--- Data in this exercise ---
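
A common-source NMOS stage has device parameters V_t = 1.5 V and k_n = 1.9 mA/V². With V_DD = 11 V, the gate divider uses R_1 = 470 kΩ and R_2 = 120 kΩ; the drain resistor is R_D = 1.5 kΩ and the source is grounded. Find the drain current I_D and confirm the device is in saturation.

I_D ≈ 0.52 mA

V_G = V_DD·R_2/(R_1+R_2) = 11×120/590 = 2.24 V. With the source grounded, V_GS = V_G = 2.24 V.
Assume saturation: I_D = (k_n/2)(V_GS − V_t)² = (1.9/2)×(2.24 − 1.5)² = 0.95×0.737² = 0.516 mA.
V_DS = V_DD − I_D·R_D = 11 − 0.516×1.5 = 10.2 V.
Saturation requires V_DS ≥ V_GS − V_t = 0.737 V; 10.2 ≥ 0.737 ✓.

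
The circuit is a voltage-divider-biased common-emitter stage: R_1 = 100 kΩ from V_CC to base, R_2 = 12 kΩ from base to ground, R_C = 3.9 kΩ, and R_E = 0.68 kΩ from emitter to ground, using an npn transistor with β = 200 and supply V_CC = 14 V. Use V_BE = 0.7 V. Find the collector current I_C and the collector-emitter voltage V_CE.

Thevenize the base divider: V_Th = V_CC·R_2/(R_1+R_2) = 14×12/112 = 1.5 V, R_Th = R_1‖R_2 = 10.7 kΩ.
Base-emitter loop: V_Th = I_B·R_Th + V_BE + (β+1)I_B·R_E, so I_B = (1.5 − 0.7) / (10.7 + 201×0.68) = 0.00543 mA.
I_C = β·I_B = 200×0.00543 = 1.09 mA, and I_E = (β+1)I_B = 1.09 mA.
V_CE = V_CC − I_C·R_C − I_E·R_E = 14 − 1.09×3.9 − 1.09×0.68 = 9.02 V.
V_CE = 9.02 V > 0.2 V confirms active-region operation.

I_C ≈ 1.1 mA, V_CE ≈ 9 V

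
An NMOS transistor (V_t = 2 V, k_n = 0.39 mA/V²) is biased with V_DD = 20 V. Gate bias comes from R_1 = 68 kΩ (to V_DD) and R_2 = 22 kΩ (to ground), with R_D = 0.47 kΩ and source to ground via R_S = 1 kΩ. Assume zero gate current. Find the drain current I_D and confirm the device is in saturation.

I_D ≈ 0.83 mA

V_G = V_DD·R_2/(R_1+R_2) = 20×22/90 = 4.89 V.
Assume saturation: I_D = (k_n/2)(V_GS − V_t)² with V_GS = V_G − I_D·R_S = 4.89 − 1·I_D.
Substituting gives 0.195·I_D² − 2.13·I_D + 1.63 = 0, with roots I_D = 0.828 or 10.1 mA.
The root I_D = 10.1 mA gives V_GS = -5.19 V ≤ V_t, so take I_D = 0.828 mA.
Then V_GS = 4.06 V and V_DS = V_DD − I_D(R_D+R_S) = 20 − 0.828×1.47 = 18.8 V.
Saturation requires V_DS ≥ V_GS − V_t = 2.06 V; 18.8 ≥ 2.06 ✓.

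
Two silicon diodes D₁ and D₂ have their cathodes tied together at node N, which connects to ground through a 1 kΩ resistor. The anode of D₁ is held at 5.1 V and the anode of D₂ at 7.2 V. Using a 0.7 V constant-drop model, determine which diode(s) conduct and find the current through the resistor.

Only D₂ conducts; I_R ≈ 6.5 mA

Assume both conduct. Then node N would need to be at both 5.1−0.7 = 4.4 V and 7.2−0.7 = 6.5 V, which is impossible.
Assume only D₂ conducts: V_N = 7.2 − 0.7 = 6.5 V, so I_R = 6.5/1 = 6.5 mA.
Check D₁: its anode-to-cathode voltage is 5.1 − 6.5 = -1.4 V < 0.7 V, so it is off. The assumption is consistent.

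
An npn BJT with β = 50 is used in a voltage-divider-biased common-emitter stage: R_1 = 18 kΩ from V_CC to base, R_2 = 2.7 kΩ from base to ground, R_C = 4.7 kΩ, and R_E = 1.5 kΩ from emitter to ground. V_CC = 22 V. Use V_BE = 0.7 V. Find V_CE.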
---
Task to carry out |
Repeat the data above starting at the line with "An NMOS transistor" and ending at its last line, exactly, with no other lines.

Task answer |
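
An NMOS transistor (V_t = 2 V, k_n = 0.39 mA/V²) is biased with V_DD = 20 V. Gate bias comes from R_1 = 68 kΩ (to V_DD) and R_2 = 22 kΩ (to ground), with R_D = 0.47 kΩ and source to ground via R_S = 1 kΩ. Assume zero gate current. Find the drain current I_D and confirm the device is in saturation.

I_D ≈ 0.83 mA

V_G = V_DD·R_2/(R_1+R_2) = 20×22/90 = 4.89 V.
Assume saturation: I_D = (k_n/2)(V_GS − V_t)² with V_GS = V_G − I_D·R_S = 4.89 − 1·I_D.
Substituting gives 0.195·I_D² − 2.13·I_D + 1.63 = 0, with roots I_D = 0.828 or 10.1 mA.
The root I_D = 10.1 mA gives V_GS = -5.19 V ≤ V_t, so take I_D = 0.828 mA.
Then V_GS = 4.06 V and V_DS = V_DD − I_D(R_D+R_S) = 20 − 0.828×1.47 = 18.8 V.
Saturation requires V_DS ≥ V_GS − V_t = 2.06 V; 18.8 ≥ 2.06 ✓.

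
Two silicon diodes D₁ and D₂ have their cathodes tied together at node N, which connects to ground through a 1 kΩ resistor. The anode of D₁ is held at 5.1 V and the anode of D₂ at 7.2 V. Using a 0.7 V constant-drop model, determine which diode(s) conduct and find the current through the resistor.

Only D₂ conducts; I_R ≈ 6.5 mA

Assume both conduct. Then node N would need to be at both 5.1−0.7 = 4.4 V and 7.2−0.7 = 6.5 V, which is impossible.
Assume only D₂ conducts: V_N = 7.2 − 0.7 = 6.5 V, so I_R = 6.5/1 = 6.5 mA.
Check D₁: its anode-to-cathode voltage is 5.1 − 6.5 = -1.4 V < 0.7 V, so it is off. The assumption is consistent.

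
An npn BJT with β = 50 is used in a voltage-divider-biased common-emitter stage: R_1 = 18 kΩ from V_CC to base, R_2 = 2.7 kΩ from base to ground, R_C = 4.7 kΩ, and R_E = 1.5 kΩ from emitter to ground. V_CC = 22 V. Use V_BE = 0.7 V. Find V_CE.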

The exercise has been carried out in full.